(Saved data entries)
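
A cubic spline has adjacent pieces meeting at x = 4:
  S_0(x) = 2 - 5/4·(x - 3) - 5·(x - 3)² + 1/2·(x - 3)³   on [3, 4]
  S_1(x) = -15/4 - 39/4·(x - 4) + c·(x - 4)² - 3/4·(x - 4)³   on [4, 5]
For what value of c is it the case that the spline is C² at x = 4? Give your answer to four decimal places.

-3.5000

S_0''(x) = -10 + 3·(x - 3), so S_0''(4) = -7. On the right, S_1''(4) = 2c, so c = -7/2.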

---

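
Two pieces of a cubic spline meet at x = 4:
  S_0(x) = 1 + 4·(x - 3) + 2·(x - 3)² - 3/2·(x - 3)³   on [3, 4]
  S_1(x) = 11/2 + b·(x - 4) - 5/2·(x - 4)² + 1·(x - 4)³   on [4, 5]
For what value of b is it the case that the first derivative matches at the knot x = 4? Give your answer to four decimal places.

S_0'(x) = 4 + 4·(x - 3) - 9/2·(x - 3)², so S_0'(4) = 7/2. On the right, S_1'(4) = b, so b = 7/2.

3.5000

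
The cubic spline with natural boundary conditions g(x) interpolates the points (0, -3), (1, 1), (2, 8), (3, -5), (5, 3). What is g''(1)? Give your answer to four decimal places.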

...

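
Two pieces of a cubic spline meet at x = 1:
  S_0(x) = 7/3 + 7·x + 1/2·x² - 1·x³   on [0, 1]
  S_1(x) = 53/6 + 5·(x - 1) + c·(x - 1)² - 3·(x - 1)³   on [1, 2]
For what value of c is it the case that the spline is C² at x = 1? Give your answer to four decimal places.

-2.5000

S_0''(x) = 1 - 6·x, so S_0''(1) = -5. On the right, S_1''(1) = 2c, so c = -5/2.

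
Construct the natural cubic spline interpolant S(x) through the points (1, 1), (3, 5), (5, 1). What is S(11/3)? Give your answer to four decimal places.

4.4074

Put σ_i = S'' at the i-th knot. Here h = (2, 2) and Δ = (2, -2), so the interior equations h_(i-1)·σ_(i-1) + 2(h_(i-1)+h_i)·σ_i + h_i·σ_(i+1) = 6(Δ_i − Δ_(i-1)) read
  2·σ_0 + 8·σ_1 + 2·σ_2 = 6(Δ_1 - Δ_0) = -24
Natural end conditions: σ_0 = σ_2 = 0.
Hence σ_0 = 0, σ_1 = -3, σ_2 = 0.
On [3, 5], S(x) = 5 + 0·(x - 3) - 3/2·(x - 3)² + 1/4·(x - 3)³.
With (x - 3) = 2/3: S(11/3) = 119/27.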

THE TASK: Your task is to restate, word for word, only those lines above that fall between the line holding "S_0(x) = 2 - 5/4·(x" and the line holding "S_1(x) = -15/4", inclusive.

EXERCISE RESPONSE:
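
  S_0(x) = 2 - 5/4·(x - 3) - 5·(x - 3)² + 1/2·(x - 3)³   on [3, 4]
  S_1(x) = -15/4 - 39/4·(x - 4) + c·(x - 4)² - 3/4·(x - 4)³   on [4, 5]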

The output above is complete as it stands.